Task prompt
Would you write out the entries below, every one of them, exactly?
(Data extracts begins)
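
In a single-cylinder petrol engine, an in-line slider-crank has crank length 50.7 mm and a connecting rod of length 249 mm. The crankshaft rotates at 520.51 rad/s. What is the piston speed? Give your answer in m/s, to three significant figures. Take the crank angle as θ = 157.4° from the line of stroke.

8.23

ω = 520.5 rad/s
For an in-line slider-crank, x = r cosθ + √(L² − r² sin²θ), so v = −rω sinθ·[1 + r cosθ/√(L² − r² sin²θ)].
With r = 0.0507 m, L = 0.249 m, θ = 157.4°: √(L² − r² sin²θ) = 0.24824 m.
v = −0.0507·520.5·0.38430·[1 + 0.0507·-0.92321/0.24824] = -8.2292 m/s.
|v| = 8.2292 m/s.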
(Data extracts ends)
Output below
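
In a single-cylinder petrol engine, an in-line slider-crank has crank length 50.7 mm and a connecting rod of length 249 mm. The crankshaft rotates at 520.51 rad/s. What is the piston speed? Give your answer in m/s, to three significant figures. Take the crank angle as θ = 157.4° from the line of stroke.

8.23

ω = 520.5 rad/s
For an in-line slider-crank, x = r cosθ + √(L² − r² sin²θ), so v = −rω sinθ·[1 + r cosθ/√(L² − r² sin²θ)].
With r = 0.0507 m, L = 0.249 m, θ = 157.4°: √(L² − r² sin²θ) = 0.24824 m.
v = −0.0507·520.5·0.38430·[1 + 0.0507·-0.92321/0.24824] = -8.2292 m/s.
|v| = 8.2292 m/s.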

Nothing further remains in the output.